Work item: The required output consists solely of the lines from the top of the listing through the line containing "Answer: -77/7209 - 16*I*sqrt(5)/7209", transcribed exactly.

Data under study:
++++++++++++++++++++
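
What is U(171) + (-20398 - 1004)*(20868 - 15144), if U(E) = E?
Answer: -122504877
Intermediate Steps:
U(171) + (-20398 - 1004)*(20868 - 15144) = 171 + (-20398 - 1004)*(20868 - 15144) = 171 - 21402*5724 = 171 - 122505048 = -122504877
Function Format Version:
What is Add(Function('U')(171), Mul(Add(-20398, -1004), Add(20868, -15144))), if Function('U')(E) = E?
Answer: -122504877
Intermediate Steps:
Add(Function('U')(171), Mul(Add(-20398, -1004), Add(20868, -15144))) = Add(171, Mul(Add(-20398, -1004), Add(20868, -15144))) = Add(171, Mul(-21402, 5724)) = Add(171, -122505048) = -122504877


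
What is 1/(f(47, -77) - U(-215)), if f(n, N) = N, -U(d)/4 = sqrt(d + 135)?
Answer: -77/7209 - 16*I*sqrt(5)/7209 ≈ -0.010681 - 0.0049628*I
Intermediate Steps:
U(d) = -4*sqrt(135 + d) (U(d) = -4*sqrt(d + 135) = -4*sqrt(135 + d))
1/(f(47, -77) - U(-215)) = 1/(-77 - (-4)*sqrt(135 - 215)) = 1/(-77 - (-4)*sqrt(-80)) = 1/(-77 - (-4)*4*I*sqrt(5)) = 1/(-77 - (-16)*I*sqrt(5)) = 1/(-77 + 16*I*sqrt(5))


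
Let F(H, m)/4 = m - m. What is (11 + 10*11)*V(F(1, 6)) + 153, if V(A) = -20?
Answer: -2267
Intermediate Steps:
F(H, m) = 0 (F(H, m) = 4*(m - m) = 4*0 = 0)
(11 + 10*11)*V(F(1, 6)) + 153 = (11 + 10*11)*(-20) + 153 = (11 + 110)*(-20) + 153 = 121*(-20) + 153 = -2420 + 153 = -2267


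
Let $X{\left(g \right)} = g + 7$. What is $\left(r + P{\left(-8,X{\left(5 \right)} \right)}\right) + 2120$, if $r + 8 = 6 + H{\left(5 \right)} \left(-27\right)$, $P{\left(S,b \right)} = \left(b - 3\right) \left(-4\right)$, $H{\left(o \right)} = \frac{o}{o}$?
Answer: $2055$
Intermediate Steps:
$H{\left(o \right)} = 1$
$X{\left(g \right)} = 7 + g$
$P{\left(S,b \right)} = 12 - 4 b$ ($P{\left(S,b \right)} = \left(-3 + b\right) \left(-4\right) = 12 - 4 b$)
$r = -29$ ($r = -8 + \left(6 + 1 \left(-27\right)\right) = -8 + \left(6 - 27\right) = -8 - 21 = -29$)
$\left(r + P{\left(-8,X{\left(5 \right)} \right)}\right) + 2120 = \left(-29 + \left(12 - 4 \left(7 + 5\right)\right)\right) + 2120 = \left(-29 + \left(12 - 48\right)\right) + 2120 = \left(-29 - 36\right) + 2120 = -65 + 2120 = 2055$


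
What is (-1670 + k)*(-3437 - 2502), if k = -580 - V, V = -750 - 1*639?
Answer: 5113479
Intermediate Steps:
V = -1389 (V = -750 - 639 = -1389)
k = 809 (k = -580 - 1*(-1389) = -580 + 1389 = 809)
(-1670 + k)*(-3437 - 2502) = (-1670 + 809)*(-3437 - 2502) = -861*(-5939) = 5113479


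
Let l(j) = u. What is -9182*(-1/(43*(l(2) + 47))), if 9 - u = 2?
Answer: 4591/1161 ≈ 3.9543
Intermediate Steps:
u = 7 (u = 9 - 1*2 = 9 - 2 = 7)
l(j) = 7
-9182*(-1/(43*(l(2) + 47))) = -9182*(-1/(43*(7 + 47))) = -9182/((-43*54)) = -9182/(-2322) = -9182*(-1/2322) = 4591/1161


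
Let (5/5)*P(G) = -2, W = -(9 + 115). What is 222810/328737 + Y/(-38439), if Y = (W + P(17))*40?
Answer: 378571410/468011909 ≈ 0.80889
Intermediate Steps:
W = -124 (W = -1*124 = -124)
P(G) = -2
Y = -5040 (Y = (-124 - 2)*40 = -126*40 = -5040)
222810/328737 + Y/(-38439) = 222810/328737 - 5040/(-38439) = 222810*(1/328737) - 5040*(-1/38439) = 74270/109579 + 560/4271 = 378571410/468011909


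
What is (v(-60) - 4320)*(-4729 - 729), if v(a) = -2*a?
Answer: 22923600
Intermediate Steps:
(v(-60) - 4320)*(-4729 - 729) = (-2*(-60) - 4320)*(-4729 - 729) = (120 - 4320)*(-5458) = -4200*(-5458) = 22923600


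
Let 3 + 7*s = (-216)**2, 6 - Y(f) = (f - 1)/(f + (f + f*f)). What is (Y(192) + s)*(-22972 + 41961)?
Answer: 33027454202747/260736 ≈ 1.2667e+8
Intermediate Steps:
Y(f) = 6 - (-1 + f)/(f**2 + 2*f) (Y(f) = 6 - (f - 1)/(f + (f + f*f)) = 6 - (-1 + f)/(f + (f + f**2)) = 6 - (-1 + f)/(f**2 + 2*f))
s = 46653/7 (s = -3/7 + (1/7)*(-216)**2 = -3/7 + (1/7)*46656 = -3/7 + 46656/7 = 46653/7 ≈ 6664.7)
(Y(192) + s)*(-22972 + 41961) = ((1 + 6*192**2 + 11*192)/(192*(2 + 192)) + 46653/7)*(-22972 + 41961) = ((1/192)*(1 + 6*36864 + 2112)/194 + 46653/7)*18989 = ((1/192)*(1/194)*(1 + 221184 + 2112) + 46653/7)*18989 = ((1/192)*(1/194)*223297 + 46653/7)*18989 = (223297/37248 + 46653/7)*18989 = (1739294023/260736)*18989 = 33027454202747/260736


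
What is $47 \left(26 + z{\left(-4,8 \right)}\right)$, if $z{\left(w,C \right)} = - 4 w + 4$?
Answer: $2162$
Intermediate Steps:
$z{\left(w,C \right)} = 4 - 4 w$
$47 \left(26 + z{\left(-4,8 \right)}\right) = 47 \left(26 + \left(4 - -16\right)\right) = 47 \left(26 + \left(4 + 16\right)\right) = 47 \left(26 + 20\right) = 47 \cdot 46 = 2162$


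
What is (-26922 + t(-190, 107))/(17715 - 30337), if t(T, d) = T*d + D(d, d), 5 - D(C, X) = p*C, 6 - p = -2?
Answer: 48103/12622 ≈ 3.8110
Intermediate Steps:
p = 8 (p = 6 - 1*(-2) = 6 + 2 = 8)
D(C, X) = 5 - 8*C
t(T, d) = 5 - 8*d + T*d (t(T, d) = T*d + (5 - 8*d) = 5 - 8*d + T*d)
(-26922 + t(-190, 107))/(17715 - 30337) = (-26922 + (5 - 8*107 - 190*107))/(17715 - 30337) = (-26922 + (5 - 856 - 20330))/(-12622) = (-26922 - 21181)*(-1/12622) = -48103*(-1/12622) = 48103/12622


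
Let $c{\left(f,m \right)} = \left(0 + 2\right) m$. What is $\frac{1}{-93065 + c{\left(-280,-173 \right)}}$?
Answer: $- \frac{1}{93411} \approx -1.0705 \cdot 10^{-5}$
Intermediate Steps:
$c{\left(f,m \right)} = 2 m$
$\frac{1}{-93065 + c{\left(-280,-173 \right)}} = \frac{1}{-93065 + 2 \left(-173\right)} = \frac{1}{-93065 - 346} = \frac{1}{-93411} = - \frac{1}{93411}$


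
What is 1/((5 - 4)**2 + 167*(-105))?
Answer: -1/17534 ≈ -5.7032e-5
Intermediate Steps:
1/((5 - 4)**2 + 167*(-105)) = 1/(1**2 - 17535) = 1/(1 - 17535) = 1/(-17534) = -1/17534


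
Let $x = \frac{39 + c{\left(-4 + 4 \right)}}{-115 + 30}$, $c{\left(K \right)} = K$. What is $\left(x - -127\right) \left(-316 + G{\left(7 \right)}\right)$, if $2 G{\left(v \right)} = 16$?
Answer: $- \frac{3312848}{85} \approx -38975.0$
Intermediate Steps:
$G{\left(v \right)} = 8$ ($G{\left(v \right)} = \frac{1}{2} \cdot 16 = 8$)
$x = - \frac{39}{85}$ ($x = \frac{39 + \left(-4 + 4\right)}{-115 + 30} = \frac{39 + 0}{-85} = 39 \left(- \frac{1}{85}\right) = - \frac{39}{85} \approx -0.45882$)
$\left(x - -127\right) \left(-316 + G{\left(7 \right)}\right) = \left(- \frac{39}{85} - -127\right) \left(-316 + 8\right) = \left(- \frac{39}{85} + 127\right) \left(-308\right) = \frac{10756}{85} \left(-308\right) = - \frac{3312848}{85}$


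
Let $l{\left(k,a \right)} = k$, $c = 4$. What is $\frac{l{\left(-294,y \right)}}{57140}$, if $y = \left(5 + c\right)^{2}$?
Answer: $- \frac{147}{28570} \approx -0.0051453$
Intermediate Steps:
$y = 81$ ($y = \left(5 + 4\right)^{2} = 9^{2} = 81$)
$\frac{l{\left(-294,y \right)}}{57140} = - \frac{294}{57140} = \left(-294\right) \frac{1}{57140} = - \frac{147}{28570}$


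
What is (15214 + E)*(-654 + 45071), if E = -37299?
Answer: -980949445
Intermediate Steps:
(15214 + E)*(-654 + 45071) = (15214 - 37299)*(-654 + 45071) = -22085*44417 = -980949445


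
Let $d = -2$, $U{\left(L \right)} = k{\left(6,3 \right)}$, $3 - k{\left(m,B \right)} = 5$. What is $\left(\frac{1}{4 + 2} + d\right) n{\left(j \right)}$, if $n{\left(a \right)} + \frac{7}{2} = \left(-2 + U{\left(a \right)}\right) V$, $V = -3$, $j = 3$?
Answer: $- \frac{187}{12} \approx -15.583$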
++++++++++++++++++++
Task result:
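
What is U(171) + (-20398 - 1004)*(20868 - 15144), if U(E) = E?
Answer: -122504877
Intermediate Steps:
U(171) + (-20398 - 1004)*(20868 - 15144) = 171 + (-20398 - 1004)*(20868 - 15144) = 171 - 21402*5724 = 171 - 122505048 = -122504877
Function Format Version:
What is Add(Function('U')(171), Mul(Add(-20398, -1004), Add(20868, -15144))), if Function('U')(E) = E?
Answer: -122504877
Intermediate Steps:
Add(Function('U')(171), Mul(Add(-20398, -1004), Add(20868, -15144))) = Add(171, Mul(Add(-20398, -1004), Add(20868, -15144))) = Add(171, Mul(-21402, 5724)) = Add(171, -122505048) = -122504877


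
What is 1/(f(47, -77) - U(-215)), if f(n, N) = N, -U(d)/4 = sqrt(d + 135)?
Answer: -77/7209 - 16*I*sqrt(5)/7209 ≈ -0.010681 - 0.0049628*I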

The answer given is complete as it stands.